Write out, exactly as they appear, only the lines running from the line with "A chord is voiced bottom to top as A, C#, E#." to the final line of the listing; include both.

--*--

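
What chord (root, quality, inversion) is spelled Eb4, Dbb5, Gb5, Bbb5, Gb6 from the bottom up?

Eb diminished seventh, root position

The distinct note names are Eb, Dbb, Gb, Bbb. Stacked in thirds they read Eb–Gb–Bbb–Dbb, which is a diminished seventh chord on Eb.
With the root (Eb) in the bass, the chord is in root position (figured bass 7).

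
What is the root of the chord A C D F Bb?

Bb

A, C, D, F, Bb are the tones of a Bb major ninth chord (Bb–D–F–A–C), making Bb the root.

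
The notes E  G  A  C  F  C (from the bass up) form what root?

F

Reordering E, G, A, C, F into stacked thirds gives F–A–C–E–G; the bottom of that stack, F, is the root.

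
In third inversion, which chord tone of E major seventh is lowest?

In third inversion the seventh is lowest. For E major seventh (E–G#–B–D#) that is D#.

D#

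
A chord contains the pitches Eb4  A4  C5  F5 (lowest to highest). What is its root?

F

Eb, A, C, F are the tones of an F dominant seventh chord (F–A–C–Eb), making F the root.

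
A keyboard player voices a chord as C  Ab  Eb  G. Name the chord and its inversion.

Ab major seventh, first inversion

The pitch classes C, Ab, Eb, G arrange in thirds as Ab–C–Eb–G: an Ab major seventh chord.
The lowest note is C, the third of the chord, so this is first inversion (figured bass 6/5).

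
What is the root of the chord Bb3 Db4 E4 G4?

E

Bb, Db, E, G are the tones of an E diminished seventh chord (E–G–Bb–Db), making E the root.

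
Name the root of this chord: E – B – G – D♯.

E, B, G, D# are the tones of an E minor-major seventh chord (E–G–B–D#), making E the root.

E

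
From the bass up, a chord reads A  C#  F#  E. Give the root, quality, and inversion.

F# minor seventh, first inversion

The distinct note names are A, C#, F#, E. Stacked in thirds they read F#–A–C#–E, which is a minor seventh chord on F#.
A is the third of F# minor seventh; third in the bass means first inversion (figured bass 6/5).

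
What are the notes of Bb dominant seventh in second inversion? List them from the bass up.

F, Ab, Bb, D

Bb dominant seventh is Bb–D–F–Ab. Second inversion puts the fifth (F) in the bass, with the remaining tones above: F, Ab, Bb, D.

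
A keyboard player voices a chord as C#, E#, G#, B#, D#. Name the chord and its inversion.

C# major ninth, root position

Reducing to letter names: C#, E#, G#, B#, D#. These stack in thirds as C#–E#–G#–B#–D# — a C# major ninth chord.
The lowest note is C#, the root of the chord, so this is root position.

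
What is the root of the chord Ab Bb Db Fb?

Bb

Reordering Ab, Bb, Db, Fb into stacked thirds gives Bb–Db–Fb–Ab; the bottom of that stack, Bb, is the root.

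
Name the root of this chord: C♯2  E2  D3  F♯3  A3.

D

The distinct letter names are C#, E, D, F#, A. Arranged as a stack of thirds they read D–F#–A–C#–E, so D is the root (a D major ninth chord).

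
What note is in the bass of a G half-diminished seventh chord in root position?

G

In root position the root is lowest. For G half-diminished seventh (G–Bb–Db–F) that is G.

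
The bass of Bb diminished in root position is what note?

In root position the root is lowest. For Bb diminished (Bb–Db–Fb) that is Bb.

Bb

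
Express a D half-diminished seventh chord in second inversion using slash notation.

Dø7/Ab

Second inversion of D half-diminished seventh has the fifth (Ab) in the bass. As a slash chord: Dø7/Ab.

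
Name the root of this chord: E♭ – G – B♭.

Eb, G, Bb are the tones of an Eb major triad (Eb–G–Bb), making Eb the root.

Eb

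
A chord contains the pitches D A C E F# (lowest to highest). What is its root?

D

D, A, C, E, F# are the tones of a D dominant ninth chord (D–F#–A–C–E), making D the root.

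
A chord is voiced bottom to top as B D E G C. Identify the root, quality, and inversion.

Reducing to letter names: B, D, E, G, C. These stack in thirds as C–E–G–B–D — a C major ninth chord.
The lowest note is B, the seventh of the chord, so this is third inversion.

C major ninth, third inversion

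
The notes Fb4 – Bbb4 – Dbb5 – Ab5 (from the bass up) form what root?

Fb, Bbb, Dbb, Ab are the tones of a Bbb minor-major seventh chord (Bbb–Dbb–Fb–Ab), making Bbb the root.

Bbb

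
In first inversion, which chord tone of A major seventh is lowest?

The third of A major seventh (A–C#–E–G#) is C#; that is the bass in first inversion.

C#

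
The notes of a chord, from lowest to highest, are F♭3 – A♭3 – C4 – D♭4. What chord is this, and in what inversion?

Db minor-major seventh, first inversion

The distinct note names are Fb, Ab, C, Db. Stacked in thirds they read Db–Fb–Ab–C, which is a minor-major seventh chord on Db.
With the third (Fb) in the bass, the chord is in first inversion (figured bass 6/5).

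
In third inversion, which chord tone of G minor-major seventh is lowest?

G minor-major seventh is G–Bb–D–F#. Third inversion places the seventh in the bass: F#.

F#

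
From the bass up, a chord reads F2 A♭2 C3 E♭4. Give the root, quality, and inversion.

The pitch classes F, Ab, C, Eb arrange in thirds as F–Ab–C–Eb: an F minor seventh chord.
The lowest note is F, the root of the chord, so this is root position (figured bass 7).

F minor seventh, root position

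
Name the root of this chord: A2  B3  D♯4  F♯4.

A, B, D#, F# are the tones of a B dominant seventh chord (B–D#–F#–A), making B the root.

B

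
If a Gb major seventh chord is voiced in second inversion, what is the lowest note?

The fifth of Gb major seventh (Gb–Bb–Db–F) is Db; that is the bass in second inversion.

Db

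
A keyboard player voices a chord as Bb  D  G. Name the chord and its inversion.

Reducing to letter names: Bb, D, G. These stack in thirds as G–Bb–D — a G minor triad.
Bb is the third of G minor; third in the bass means first inversion (figured bass 6).

G minor, first inversion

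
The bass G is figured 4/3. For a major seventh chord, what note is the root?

C

The figures 4/3 mean the fifth of the chord is in the bass. If G is the fifth of a major seventh chord, the root is C (chord tones C–E–G–B).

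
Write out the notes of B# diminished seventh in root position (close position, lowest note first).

Spelling B# diminished seventh: B#–D#–F#–A. In root position the root is bass, giving B#, D#, F#, A from the bottom.

B#, D#, F#, A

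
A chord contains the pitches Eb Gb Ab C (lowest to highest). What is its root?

The distinct letter names are Eb, Gb, Ab, C. Arranged as a stack of thirds they read Ab–C–Eb–Gb, so Ab is the root (an Ab dominant seventh chord).

Ab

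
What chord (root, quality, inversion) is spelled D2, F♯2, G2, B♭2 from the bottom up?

G minor-major seventh, second inversion

The distinct note names are D, F#, G, Bb. Stacked in thirds they read G–Bb–D–F#, which is a minor-major seventh chord on G.
The lowest note is D, the fifth of the chord, so this is second inversion (figured bass 4/3).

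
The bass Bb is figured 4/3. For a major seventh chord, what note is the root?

Eb

The figures 4/3 mean the fifth of the chord is in the bass. If Bb is the fifth of a major seventh chord, the root is Eb (chord tones Eb–G–Bb–D).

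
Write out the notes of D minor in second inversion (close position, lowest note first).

Spelling D minor: D–F–A. In second inversion the fifth is bass, giving A, D, F from the bottom.

A, D, F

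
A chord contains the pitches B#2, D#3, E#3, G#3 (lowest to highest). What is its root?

E#

The distinct letter names are B#, D#, E#, G#. Arranged as a stack of thirds they read E#–G#–B#–D#, so E# is the root (an E# minor seventh chord).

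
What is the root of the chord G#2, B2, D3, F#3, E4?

E

Reordering G#, B, D, F#, E into stacked thirds gives E–G#–B–D–F#; the bottom of that stack, E, is the root.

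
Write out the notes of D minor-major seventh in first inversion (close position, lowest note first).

F, A, C#, D

The chord tones are D–F–A–C#. With the third (F) lowest for first inversion: F, A, C#, D.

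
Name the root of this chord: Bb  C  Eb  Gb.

Reordering Bb, C, Eb, Gb into stacked thirds gives C–Eb–Gb–Bb; the bottom of that stack, C, is the root.

C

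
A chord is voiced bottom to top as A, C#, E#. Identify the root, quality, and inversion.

Reducing to letter names: A, C#, E#. These stack in thirds as A–C#–E# — an A augmented triad.
The lowest note is A, the root of the chord, so this is root position (figured bass 5/3).

A augmented, root position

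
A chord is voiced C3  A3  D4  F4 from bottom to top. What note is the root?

D

C, A, D, F are the tones of a D minor seventh chord (D–F–A–C), making D the root.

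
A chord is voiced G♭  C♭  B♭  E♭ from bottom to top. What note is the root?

The distinct letter names are Gb, Cb, Bb, Eb. Arranged as a stack of thirds they read Cb–Eb–Gb–Bb, so Cb is the root (a Cb major seventh chord).

Cb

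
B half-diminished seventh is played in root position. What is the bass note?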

--*--

RESPONSE TO THE TASK:
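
A chord is voiced bottom to top as A, C#, E#. Identify the root, quality, and inversion.

Reducing to letter names: A, C#, E#. These stack in thirds as A–C#–E# — an A augmented triad.
The lowest note is A, the root of the chord, so this is root position (figured bass 5/3).

A augmented, root position

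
A chord is voiced C3  A3  D4  F4 from bottom to top. What note is the root?

D

C, A, D, F are the tones of a D minor seventh chord (D–F–A–C), making D the root.

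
A chord is voiced G♭  C♭  B♭  E♭ from bottom to top. What note is the root?

The distinct letter names are Gb, Cb, Bb, Eb. Arranged as a stack of thirds they read Cb–Eb–Gb–Bb, so Cb is the root (a Cb major seventh chord).

Cb

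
B half-diminished seventh is played in root position. What is the bass note?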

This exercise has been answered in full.